[Stored data entries]
"""

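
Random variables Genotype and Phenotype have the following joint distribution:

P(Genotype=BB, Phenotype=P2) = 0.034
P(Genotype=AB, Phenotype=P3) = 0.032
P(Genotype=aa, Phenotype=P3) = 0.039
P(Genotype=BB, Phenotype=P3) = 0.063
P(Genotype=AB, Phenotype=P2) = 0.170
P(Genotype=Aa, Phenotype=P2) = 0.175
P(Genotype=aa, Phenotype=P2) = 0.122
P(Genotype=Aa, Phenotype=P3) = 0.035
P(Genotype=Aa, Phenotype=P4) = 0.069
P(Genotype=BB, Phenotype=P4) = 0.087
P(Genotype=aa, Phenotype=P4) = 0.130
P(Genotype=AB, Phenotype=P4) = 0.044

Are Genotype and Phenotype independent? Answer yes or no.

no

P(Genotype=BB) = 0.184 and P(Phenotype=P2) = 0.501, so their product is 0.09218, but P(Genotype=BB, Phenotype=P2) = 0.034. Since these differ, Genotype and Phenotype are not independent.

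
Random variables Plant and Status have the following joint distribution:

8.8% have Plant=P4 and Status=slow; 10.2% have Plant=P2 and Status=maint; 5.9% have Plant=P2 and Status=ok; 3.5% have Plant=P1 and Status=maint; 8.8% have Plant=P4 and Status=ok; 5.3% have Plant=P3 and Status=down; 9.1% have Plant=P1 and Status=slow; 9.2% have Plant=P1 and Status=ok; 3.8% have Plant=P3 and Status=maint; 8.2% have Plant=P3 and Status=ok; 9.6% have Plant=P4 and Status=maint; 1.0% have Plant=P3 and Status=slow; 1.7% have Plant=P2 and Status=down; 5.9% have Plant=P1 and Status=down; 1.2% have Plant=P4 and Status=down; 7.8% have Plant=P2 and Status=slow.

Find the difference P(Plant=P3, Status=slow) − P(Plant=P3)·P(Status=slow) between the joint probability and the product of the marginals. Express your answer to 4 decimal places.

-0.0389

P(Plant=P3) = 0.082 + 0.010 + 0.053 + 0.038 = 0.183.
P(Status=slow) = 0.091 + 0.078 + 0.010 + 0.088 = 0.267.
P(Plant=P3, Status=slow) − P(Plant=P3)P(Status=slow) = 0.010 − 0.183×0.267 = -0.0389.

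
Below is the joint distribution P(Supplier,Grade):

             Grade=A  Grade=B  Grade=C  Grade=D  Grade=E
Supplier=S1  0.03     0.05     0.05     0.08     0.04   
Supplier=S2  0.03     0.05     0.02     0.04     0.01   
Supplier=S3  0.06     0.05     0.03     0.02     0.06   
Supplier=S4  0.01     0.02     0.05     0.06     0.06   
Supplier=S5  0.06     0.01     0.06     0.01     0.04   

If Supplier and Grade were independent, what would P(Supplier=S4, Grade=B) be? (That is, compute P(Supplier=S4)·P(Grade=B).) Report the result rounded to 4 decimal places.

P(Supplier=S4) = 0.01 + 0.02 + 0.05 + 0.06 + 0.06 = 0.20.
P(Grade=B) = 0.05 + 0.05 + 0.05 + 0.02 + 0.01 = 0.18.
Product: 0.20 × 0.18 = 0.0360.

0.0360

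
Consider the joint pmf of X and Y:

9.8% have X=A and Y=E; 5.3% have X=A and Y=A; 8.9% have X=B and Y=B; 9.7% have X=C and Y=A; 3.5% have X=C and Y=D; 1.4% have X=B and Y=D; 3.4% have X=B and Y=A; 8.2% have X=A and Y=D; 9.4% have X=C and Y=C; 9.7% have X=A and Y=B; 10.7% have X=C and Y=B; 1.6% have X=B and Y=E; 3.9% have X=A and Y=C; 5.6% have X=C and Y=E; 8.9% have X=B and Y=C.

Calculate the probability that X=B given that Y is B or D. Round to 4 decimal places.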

"""

--- Activity ---
Say how many lines above contain the string "variables". Answer with the number only.

--- Result of the task ---
2